> **What the exercise asks**
Each line of the records that includes "registers" should be found and copied.

> **Supplied information**

---------------

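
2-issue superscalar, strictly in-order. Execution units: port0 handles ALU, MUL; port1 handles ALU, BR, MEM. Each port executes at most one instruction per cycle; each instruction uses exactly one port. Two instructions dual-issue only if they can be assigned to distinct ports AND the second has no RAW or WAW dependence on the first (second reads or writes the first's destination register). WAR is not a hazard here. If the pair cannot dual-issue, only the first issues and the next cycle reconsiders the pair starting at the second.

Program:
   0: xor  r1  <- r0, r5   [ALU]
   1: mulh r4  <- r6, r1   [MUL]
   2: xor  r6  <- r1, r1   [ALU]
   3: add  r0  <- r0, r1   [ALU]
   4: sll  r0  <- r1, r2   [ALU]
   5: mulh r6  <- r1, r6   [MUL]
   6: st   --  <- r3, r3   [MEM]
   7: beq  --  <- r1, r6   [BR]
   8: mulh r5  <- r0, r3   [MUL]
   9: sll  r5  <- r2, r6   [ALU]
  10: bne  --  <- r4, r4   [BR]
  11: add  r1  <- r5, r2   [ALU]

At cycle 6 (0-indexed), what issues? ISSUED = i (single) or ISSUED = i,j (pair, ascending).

ISSUED = 9,10

t=0 i0:xor.ALU ; RAW r1
t=1 i1&i2:mulh.MUL+xor.ALU ; 2-wide
t=2 i3:add.ALU ; WAW r0
t=3 i4&i5:sll.ALU+mulh.MUL ; 2-wide
t=4 i6:st.MEM ; no-port MEM/BR
t=5 i7&i8:beq.BR+mulh.MUL ; 2-wide
t=6 i9&i10:sll.ALU+bne.BR ; 2-wide
t=7 i11:add.ALU ; tail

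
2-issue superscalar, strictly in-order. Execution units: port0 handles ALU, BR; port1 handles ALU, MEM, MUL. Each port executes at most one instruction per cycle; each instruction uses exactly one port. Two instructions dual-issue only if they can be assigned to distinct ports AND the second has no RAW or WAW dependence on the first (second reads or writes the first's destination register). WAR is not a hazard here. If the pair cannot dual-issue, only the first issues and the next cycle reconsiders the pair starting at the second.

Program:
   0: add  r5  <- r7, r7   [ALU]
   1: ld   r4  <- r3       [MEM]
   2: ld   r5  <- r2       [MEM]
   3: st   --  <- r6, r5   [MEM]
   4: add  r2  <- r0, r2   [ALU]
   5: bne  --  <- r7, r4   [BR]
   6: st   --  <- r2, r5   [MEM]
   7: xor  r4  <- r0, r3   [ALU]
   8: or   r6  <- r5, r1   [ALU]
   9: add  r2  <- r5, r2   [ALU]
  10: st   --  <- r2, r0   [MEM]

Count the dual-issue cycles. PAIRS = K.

PAIRS = 4

[0] i0/i1  add+ld  -- 2-wide
[1] i2  ld  -- no-port MEM/MEM
[2] i3/i4  st+add  -- 2-wide
[3] i5/i6  bne+st  -- 2-wide
[4] i7/i8  xor+or  -- 2-wide
[5] i9  add  -- RAW r2
[6] i10  st  -- tail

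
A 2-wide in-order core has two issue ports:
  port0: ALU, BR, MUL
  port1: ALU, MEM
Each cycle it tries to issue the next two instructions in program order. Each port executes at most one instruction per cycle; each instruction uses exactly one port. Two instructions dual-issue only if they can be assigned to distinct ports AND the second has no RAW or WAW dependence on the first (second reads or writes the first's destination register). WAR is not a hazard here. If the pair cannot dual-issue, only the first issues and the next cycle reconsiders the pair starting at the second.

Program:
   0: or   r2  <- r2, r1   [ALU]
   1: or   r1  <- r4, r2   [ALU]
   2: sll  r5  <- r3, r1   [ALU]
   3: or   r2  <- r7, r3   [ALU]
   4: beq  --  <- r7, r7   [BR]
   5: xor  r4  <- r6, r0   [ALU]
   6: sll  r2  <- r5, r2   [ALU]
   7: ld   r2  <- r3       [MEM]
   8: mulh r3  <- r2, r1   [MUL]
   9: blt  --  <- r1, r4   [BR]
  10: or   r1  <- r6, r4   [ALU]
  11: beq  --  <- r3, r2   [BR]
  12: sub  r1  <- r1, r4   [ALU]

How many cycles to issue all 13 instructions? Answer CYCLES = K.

CYCLES = 9

  cy0 -> i0 (or) RAW r2
  cy1 -> i1 (or) RAW r1
  cy2 -> i2/i3 (sll+or) dual
  cy3 -> i4/i5 (beq+xor) dual
  cy4 -> i6 (sll) WAW r2
  cy5 -> i7 (ld) RAW r2
  cy6 -> i8 (mulh) no-port MUL/BR
  cy7 -> i9/i10 (blt+or) dual
  cy8 -> i11/i12 (beq+sub) dual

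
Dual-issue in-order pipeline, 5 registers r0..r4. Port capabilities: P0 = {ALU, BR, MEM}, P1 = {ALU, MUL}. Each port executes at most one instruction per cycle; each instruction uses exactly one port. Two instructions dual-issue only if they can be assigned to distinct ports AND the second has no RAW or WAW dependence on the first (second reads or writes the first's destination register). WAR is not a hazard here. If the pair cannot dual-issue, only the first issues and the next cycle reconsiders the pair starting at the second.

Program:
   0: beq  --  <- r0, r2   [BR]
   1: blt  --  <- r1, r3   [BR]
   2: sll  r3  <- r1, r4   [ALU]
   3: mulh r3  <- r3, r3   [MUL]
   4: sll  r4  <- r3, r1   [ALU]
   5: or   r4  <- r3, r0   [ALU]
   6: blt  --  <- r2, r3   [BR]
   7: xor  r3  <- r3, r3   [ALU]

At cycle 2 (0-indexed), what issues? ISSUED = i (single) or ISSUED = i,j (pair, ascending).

ISSUED = 3

  cy0 -> i0 (beq.BR) no-port BR/BR
  cy1 -> i1/i2 (blt.BR sll.ALU) pair
  cy2 -> i3 (mulh.MUL) RAW r3
  cy3 -> i4 (sll.ALU) WAW r4
  cy4 -> i5/i6 (or.ALU blt.BR) pair
  cy5 -> i7 (xor.ALU) tail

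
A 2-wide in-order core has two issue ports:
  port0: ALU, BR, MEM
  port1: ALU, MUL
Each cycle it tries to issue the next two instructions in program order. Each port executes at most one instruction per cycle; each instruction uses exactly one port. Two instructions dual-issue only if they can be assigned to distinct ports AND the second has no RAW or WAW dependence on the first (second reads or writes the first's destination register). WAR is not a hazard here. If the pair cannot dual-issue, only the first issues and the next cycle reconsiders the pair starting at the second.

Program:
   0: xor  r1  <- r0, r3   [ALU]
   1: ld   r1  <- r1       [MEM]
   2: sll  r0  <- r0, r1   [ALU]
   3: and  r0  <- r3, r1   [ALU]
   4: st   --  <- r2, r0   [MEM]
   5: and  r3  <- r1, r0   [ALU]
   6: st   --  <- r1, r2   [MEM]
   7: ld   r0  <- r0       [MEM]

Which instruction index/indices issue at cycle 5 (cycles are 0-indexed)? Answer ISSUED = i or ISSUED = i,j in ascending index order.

ISSUED = 6

c0: i0 xor  RAW+WAW r1
c1: i1 ld  RAW r1
c2: i2 sll  WAW r0
c3: i3 and  RAW r0
c4: i4+i5 st/and  2-wide
c5: i6 st  no-port MEM/MEM
c6: i7 ld  tail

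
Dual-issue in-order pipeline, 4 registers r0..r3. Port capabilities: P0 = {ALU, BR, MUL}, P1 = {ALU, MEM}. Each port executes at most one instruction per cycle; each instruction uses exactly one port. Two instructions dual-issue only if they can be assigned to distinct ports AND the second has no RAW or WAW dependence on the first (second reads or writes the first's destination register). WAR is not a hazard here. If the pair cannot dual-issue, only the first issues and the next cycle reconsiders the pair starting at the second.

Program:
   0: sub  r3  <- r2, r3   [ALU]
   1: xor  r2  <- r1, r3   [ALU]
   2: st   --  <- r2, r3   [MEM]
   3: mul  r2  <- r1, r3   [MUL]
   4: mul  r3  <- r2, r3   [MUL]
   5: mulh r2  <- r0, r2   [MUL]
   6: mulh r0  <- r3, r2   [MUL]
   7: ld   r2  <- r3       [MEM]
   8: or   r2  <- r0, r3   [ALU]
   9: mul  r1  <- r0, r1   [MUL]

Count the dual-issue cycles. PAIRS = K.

PAIRS = 3

[0] i0  sub  -- RAW r3
[1] i1  xor  -- RAW r2
[2] i2&i3  st/mul  -- dual
[3] i4  mul  -- no-port MUL/MUL
[4] i5  mulh  -- no-port MUL/MUL
[5] i6&i7  mulh/ld  -- dual
[6] i8&i9  or/mul  -- dual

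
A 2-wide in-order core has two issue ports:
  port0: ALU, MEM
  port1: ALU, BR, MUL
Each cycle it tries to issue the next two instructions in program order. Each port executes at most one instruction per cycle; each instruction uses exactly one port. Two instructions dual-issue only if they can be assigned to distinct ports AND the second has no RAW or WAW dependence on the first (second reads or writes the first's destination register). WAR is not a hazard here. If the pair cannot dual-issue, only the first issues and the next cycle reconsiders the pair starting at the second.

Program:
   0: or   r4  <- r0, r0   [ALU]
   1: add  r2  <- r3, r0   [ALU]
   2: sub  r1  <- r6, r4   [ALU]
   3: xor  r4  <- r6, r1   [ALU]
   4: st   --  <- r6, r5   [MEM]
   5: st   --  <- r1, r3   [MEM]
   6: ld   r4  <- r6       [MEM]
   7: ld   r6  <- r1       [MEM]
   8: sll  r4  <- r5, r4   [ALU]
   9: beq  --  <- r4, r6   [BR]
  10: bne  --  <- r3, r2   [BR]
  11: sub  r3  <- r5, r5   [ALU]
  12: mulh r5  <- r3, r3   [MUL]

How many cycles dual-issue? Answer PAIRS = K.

PAIRS = 4

[0] i0,i1  or+add  -- 2-wide
[1] i2  sub  -- RAW r1
[2] i3,i4  xor+st  -- 2-wide
[3] i5  st  -- no-port MEM/MEM
[4] i6  ld  -- no-port MEM/MEM
[5] i7,i8  ld+sll  -- 2-wide
[6] i9  beq  -- no-port BR/BR
[7] i10,i11  bne+sub  -- 2-wide
[8] i12  mulh  -- tail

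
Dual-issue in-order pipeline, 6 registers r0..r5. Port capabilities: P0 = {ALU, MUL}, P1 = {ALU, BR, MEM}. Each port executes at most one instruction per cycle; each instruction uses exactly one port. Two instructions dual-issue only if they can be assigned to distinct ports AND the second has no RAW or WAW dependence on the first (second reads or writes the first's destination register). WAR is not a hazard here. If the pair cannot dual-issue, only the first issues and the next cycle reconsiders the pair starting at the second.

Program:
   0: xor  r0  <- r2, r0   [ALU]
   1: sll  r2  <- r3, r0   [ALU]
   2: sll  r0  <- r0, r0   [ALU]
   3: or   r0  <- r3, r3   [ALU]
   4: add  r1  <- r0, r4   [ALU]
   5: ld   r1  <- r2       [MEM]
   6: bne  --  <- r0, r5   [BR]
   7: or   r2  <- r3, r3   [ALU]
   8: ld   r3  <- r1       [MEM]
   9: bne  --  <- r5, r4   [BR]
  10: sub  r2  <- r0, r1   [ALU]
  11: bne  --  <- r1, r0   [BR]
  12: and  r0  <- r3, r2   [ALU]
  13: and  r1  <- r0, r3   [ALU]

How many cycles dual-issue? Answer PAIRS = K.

t=0 i0:xor ; RAW r0
t=1 i1&i2:sll/sll ; dual
t=2 i3:or ; RAW r0
t=3 i4:add ; WAW r1
t=4 i5:ld ; no-port MEM/BR
t=5 i6&i7:bne/or ; dual
t=6 i8:ld ; no-port MEM/BR
t=7 i9&i10:bne/sub ; dual
t=8 i11&i12:bne/and ; dual
t=9 i13:and ; tail

PAIRS = 4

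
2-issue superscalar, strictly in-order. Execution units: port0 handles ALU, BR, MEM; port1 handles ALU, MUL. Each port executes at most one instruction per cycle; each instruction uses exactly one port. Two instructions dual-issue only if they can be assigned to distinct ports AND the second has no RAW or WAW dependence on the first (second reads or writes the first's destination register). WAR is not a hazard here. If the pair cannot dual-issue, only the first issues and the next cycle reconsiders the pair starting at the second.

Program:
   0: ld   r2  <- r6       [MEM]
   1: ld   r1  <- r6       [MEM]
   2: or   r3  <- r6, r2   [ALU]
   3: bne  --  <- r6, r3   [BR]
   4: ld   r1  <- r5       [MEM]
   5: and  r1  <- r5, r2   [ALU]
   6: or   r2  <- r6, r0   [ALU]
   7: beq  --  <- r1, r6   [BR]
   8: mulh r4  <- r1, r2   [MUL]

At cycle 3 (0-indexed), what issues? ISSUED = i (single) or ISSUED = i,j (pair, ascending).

c0: i0 ld.MEM  no-port MEM/MEM
c1: i1&i2 ld.MEM+or.ALU  2-wide
c2: i3 bne.BR  no-port BR/MEM
c3: i4 ld.MEM  WAW r1
c4: i5&i6 and.ALU+or.ALU  2-wide
c5: i7&i8 beq.BR+mulh.MUL  2-wide

ISSUED = 4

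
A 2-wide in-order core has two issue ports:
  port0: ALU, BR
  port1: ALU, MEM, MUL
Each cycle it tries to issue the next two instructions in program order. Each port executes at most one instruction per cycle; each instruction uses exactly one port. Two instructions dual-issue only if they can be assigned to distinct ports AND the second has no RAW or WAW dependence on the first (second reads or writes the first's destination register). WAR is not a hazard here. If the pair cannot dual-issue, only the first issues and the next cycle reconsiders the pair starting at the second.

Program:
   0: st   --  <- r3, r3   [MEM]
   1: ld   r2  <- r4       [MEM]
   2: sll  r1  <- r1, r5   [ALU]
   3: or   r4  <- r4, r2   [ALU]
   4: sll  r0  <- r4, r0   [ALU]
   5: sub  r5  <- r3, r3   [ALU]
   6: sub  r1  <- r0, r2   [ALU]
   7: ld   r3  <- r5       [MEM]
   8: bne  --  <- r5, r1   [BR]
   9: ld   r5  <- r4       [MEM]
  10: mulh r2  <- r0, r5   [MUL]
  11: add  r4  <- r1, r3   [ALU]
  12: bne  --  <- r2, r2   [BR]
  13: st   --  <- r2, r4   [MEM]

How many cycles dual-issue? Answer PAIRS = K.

PAIRS = 6

  cy0 -> i0 (st) no-port MEM/MEM
  cy1 -> i1+i2 (ld sll) pair
  cy2 -> i3 (or) RAW r4
  cy3 -> i4+i5 (sll sub) pair
  cy4 -> i6+i7 (sub ld) pair
  cy5 -> i8+i9 (bne ld) pair
  cy6 -> i10+i11 (mulh add) pair
  cy7 -> i12+i13 (bne st) pair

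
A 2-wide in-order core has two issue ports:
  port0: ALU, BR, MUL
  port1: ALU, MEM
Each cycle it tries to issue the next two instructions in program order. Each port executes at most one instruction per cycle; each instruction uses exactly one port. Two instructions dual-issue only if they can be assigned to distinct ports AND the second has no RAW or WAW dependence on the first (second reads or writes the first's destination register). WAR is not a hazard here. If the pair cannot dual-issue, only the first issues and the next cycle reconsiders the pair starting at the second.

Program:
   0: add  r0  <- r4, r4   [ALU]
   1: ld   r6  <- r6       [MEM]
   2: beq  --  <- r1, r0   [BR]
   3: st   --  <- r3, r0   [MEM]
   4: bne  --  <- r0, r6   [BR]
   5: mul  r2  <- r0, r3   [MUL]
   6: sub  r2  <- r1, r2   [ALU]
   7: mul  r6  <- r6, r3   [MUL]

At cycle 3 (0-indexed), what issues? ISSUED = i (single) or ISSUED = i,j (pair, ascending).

ISSUED = 5

  cy0 -> i0,i1 (add/ld) dual
  cy1 -> i2,i3 (beq/st) dual
  cy2 -> i4 (bne) no-port BR/MUL
  cy3 -> i5 (mul) RAW+WAW r2
  cy4 -> i6,i7 (sub/mul) dual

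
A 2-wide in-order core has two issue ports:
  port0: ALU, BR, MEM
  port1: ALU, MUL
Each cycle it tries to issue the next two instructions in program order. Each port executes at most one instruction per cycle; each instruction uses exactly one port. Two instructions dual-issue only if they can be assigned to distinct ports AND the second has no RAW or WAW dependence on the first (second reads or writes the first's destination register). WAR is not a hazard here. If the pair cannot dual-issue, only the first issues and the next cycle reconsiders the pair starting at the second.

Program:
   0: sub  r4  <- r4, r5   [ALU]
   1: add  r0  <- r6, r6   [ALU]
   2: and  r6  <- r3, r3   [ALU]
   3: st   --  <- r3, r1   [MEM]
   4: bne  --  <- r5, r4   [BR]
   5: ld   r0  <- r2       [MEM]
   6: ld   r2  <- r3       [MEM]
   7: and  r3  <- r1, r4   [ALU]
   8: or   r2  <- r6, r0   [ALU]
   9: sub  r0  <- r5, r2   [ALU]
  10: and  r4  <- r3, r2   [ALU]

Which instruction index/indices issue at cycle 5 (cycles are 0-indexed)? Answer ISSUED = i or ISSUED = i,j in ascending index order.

ISSUED = 8

[0] i0,i1  sub.ALU add.ALU  -- pair
[1] i2,i3  and.ALU st.MEM  -- pair
[2] i4  bne.BR  -- no-port BR/MEM
[3] i5  ld.MEM  -- no-port MEM/MEM
[4] i6,i7  ld.MEM and.ALU  -- pair
[5] i8  or.ALU  -- RAW r2
[6] i9,i10  sub.ALU and.ALU  -- pair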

---------------

> **Answer to the exercise**
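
Dual-issue in-order pipeline, 5 registers r0..r4. Port capabilities: P0 = {ALU, BR, MEM}, P1 = {ALU, MUL}. Each port executes at most one instruction per cycle; each instruction uses exactly one port. Two instructions dual-issue only if they can be assigned to distinct ports AND the second has no RAW or WAW dependence on the first (second reads or writes the first's destination register). WAR is not a hazard here. If the pair cannot dual-issue, only the first issues and the next cycle reconsiders the pair starting at the second.
Dual-issue in-order pipeline, 4 registers r0..r3. Port capabilities: P0 = {ALU, BR, MUL}, P1 = {ALU, MEM}. Each port executes at most one instruction per cycle; each instruction uses exactly one port. Two instructions dual-issue only if they can be assigned to distinct ports AND the second has no RAW or WAW dependence on the first (second reads or writes the first's destination register). WAR is not a hazard here. If the pair cannot dual-issue, only the first issues and the next cycle reconsiders the pair starting at the second.
Dual-issue in-order pipeline, 6 registers r0..r5. Port capabilities: P0 = {ALU, MUL}, P1 = {ALU, BR, MEM}. Each port executes at most one instruction per cycle; each instruction uses exactly one port. Two instructions dual-issue only if they can be assigned to distinct ports AND the second has no RAW or WAW dependence on the first (second reads or writes the first's destination register). WAR is not a hazard here. If the pair cannot dual-issue, only the first issues and the next cycle reconsiders the pair starting at the second.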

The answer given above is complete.